SUPPLIED DATA START

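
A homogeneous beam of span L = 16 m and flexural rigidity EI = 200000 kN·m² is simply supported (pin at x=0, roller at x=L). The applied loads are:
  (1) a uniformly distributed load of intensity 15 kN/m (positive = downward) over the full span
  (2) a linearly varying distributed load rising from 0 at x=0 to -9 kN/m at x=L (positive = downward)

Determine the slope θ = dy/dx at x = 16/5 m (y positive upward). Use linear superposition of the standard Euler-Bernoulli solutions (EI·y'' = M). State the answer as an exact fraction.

Load 1 — uniform load w=15 kN/m over full span:
  θ_1 = -w(L³-6Lx²+4x³)/(24EI) = -15·(16³-6·16·(16/5)²+4·(16/5)³)/(24·200000) = -792/78125 rad
Load 2 — triangular load w₀=-9 kN/m (0→w₀ over full span):
  θ_2 = -w₀(7L⁴-30L²x²+15x⁴)/(360LEI) = -(-9)·(7·16⁴-30·16²·(16/5)²+15·(16/5)⁴)/(360·16·200000) = 5824/1953125 rad
Superposition: θ = Σ θ_i = -13976/1953125 rad ≈ -0.007156 rad

θ(16/5) = -13976/1953125 rad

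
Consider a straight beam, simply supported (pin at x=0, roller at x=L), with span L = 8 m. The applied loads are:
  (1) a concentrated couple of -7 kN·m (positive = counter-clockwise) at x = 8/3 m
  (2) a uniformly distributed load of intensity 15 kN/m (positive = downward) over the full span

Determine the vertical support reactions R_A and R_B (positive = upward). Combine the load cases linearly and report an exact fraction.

Load 1 — applied couple M₀=-7 kN·m at a=8/3 m (b=L-a=16/3):
  R_A = M₀/L = (-7)/8 = -7/8 kN
  R_B = -M₀/L = -(-7)/8 = 7/8 kN
Load 2 — uniform load w=15 kN/m over full span:
  R_A = wL/2 = 15·8/2 = 60 kN
  R_B = wL/2 = 15·8/2 = 60 kN
Superposition: R_A = 473/8 kN, R_B = 487/8 kN

R_A = 473/8 kN, R_B = 487/8 kN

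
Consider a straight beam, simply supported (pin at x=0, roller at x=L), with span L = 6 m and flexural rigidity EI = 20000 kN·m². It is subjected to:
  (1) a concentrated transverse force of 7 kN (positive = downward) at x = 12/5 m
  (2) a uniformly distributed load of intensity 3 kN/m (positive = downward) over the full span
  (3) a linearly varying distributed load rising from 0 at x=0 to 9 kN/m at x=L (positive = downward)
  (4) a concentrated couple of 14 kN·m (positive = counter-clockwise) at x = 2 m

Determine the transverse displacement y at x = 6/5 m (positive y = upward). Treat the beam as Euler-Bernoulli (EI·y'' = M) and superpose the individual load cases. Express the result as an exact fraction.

Load 1 — point force P=7 kN at a=12/5 m (b=L-a=18/5):
  y_1 = -Pbx(L²-b²-x²)/(6LEI)  [x≤a] = -7·(18/5)·(6/5)·(6²-(18/5)²-(6/5)²)/(6·6·20000) = -567/625000 m
Load 2 — uniform load w=3 kN/m over full span:
  y_2 = -wx(L³-2Lx²+x³)/(24EI) = -3·(6/5)·(6³-2·6·(6/5)²+(6/5)³)/(24·20000) = -2349/1562500 m
Load 3 — triangular load w₀=9 kN/m (0→w₀ over full span):
  y_3 = -w₀x(7L⁴-10L²x²+3x⁴)/(360LEI) = -9·(6/5)·(7·6⁴-10·6²·(6/5)²+3·(6/5)⁴)/(360·6·20000) = -20898/9765625 m
Load 4 — applied couple M₀=14 kN·m at a=2 m (b=L-a=4):
  y_4 = (M₀x³/(6L)+C₁x)/EI  [x≤a] with C₁=M₀(3b²-L²)/(6L)=14/3 = (14·(6/5)³/(6·6)+(14/3)·(6/5))/20000 = 49/156250 m
Superposition: y = Σ y_i = -331009/78125000 m ≈ -0.004237 m

y(6/5) = -331009/78125000 m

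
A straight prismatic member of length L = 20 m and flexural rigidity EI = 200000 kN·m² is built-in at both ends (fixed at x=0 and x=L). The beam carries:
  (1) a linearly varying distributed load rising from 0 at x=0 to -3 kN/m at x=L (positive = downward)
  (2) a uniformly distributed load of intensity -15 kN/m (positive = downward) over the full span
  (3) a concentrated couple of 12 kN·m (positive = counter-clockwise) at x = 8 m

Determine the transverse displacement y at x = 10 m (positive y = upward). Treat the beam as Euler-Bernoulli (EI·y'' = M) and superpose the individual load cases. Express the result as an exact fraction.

Load 1 — triangular load w₀=-3 kN/m (0→w₀ over full span):
  y_1 = -w₀x²(L-x)²(x+2L)/(120LEI) = -(-3)·10²·(20-10)²·(10+2·20)/(120·20·200000) = 1/320 m
Load 2 — uniform load w=-15 kN/m over full span:
  y_2 = -wx²(L-x)²/(24EI) = -(-15)·10²·(20-10)²/(24·200000) = 1/32 m
Load 3 — applied couple M₀=12 kN·m at a=8 m (b=L-a=12):
  y_3 = (R_Ax³/6 - M_Ax²/2 - M₀(x-a)²/2)/EI  [x>a] with R_A=108/125, M_A=36/25 = ((108/125)·10³/6 - (36/25)·10²/2 - 12·(10-8)²/2)/200000 = 3/12500 m
Superposition: y = Σ y_i = 6923/200000 m ≈ 0.034615 m

y(10) = 6923/200000 m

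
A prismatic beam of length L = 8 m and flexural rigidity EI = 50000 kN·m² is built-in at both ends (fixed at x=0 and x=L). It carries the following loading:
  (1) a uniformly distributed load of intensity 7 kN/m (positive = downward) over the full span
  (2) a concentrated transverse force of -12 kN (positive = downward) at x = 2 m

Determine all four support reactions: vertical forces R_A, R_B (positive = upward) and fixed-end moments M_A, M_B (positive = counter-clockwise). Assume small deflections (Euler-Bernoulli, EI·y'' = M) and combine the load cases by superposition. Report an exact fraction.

Load 1 — uniform load w=7 kN/m over full span:
  R_A = wL/2 = 7·8/2 = 28 kN
  M_A = wL²/12 = 7·8²/12 = 112/3 kN·m
  R_B = wL/2 = 7·8/2 = 28 kN
  M_B = -wL²/12 = -7·8²/12 = -112/3 kN·m
Load 2 — point force P=-12 kN at a=2 m (b=L-a=6):
  R_A = Pb²(3a+b)/L³ = (-12)·6²·(3·2+6)/8³ = -81/8 kN
  M_A = Pab²/L² = (-12)·2·6²/8² = -27/2 kN·m
  R_B = Pa²(a+3b)/L³ = (-12)·2²·(2+3·6)/8³ = -15/8 kN
  M_B = -Pa²b/L² = -(-12)·2²·6/8² = 9/2 kN·m
Superposition: R_A = 143/8 kN, M_A = 143/6 kN·m, R_B = 209/8 kN, M_B = -197/6 kN·m

R_A = 143/8 kN, M_A = 143/6 kN·m, R_B = 209/8 kN, M_B = -197/6 kN·m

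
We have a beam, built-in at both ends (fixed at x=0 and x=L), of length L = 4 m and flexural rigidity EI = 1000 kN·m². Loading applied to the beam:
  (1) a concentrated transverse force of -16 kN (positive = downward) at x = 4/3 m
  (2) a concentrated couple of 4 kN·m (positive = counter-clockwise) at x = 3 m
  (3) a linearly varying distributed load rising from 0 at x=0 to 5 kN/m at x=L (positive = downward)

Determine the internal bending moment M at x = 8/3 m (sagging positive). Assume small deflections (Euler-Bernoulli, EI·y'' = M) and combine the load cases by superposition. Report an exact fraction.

Load 1 — point force P=-16 kN at a=4/3 m (b=L-a=8/3):
  M_1 = Pa²(a+3b)(L-x)/L³ - Pa²b/L²  [x>a] = (-16)·(4/3)²·((4/3)+3·(8/3))·(4-(8/3))/4³ - (-16)·(4/3)²·(8/3)/4² = -64/81 kN·m
Load 2 — applied couple M₀=4 kN·m at a=3 m (b=L-a=1):
  M_2 = R_Ax - M_A  [x≤a] with R_A=9/8, M_A=5/4 = (9/8)·(8/3) - (5/4) = 7/4 kN·m
Load 3 — triangular load w₀=5 kN/m (0→w₀ over full span):
  M_3 = 3w₀Lx/20 - w₀L²/30 - w₀x³/(6L) = 3·5·4·(8/3)/20 - 5·4²/30 - 5·(8/3)³/(6·4) = 112/81 kN·m
Superposition: M = Σ M_i = 253/108 kN·m ≈ 2.342593 kN·m

M(8/3) = 253/108 kN·m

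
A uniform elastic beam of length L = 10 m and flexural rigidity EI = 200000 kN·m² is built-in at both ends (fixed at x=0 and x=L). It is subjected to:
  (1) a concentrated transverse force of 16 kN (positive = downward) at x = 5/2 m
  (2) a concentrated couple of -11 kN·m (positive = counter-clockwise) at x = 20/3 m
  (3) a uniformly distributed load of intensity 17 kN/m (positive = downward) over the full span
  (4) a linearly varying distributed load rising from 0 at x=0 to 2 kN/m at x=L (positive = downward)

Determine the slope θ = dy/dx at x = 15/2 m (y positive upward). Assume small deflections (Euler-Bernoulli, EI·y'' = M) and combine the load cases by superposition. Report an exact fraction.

θ(15/2) = 11303/15360000 rad

Load 1 — point force P=16 kN at a=5/2 m (b=L-a=15/2):
  θ_1 = Pa²(L-x)(2bL-(3b+a)(L-x))/(2L³EI)  [x>a] = 16·(5/2)²·(10-(15/2))·(2·(15/2)·10-(3·(15/2)+(5/2))·(10-(15/2)))/(2·10³·200000) = 7/128000 rad
Load 2 — applied couple M₀=-11 kN·m at a=20/3 m (b=L-a=10/3):
  θ_2 = (R_Ax²/2 - M_Ax - M₀(x-a))/EI  [x>a] with R_A=-22/15, M_A=-11/3 = ((-22/15)·(15/2)²/2 - (-11/3)·(15/2) - (-11)·((15/2)-(20/3)))/200000 = -11/480000 rad
Load 3 — uniform load w=17 kN/m over full span:
  θ_3 = -wx(L-x)(L-2x)/(12EI) = -17·(15/2)·(10-(15/2))·(10-2·(15/2))/(12·200000) = 17/25600 rad
Load 4 — triangular load w₀=2 kN/m (0→w₀ over full span):
  θ_4 = -w₀(2x(L-x)(L-2x)(x+2L)+x²(L-x)²)/(120LEI) = -2·(2·(15/2)·(10-(15/2))·(10-2·(15/2))·((15/2)+2·10)+(15/2)²·(10-(15/2))²)/(120·10·200000) = 41/1024000 rad
Superposition: θ = Σ θ_i = 11303/15360000 rad ≈ 0.000736 rad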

SUPPLIED DATA END

### WHAT TO PRODUCE
Check each line of the data above, and please copy the ones in which the string "rising" occurs.

### RESPONSE
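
  (2) a linearly varying distributed load rising from 0 at x=0 to -9 kN/m at x=L (positive = downward)
  (3) a linearly varying distributed load rising from 0 at x=0 to 9 kN/m at x=L (positive = downward)
  (1) a linearly varying distributed load rising from 0 at x=0 to -3 kN/m at x=L (positive = downward)
  (3) a linearly varying distributed load rising from 0 at x=0 to 5 kN/m at x=L (positive = downward)
  (4) a linearly varying distributed load rising from 0 at x=0 to 2 kN/m at x=L (positive = downward)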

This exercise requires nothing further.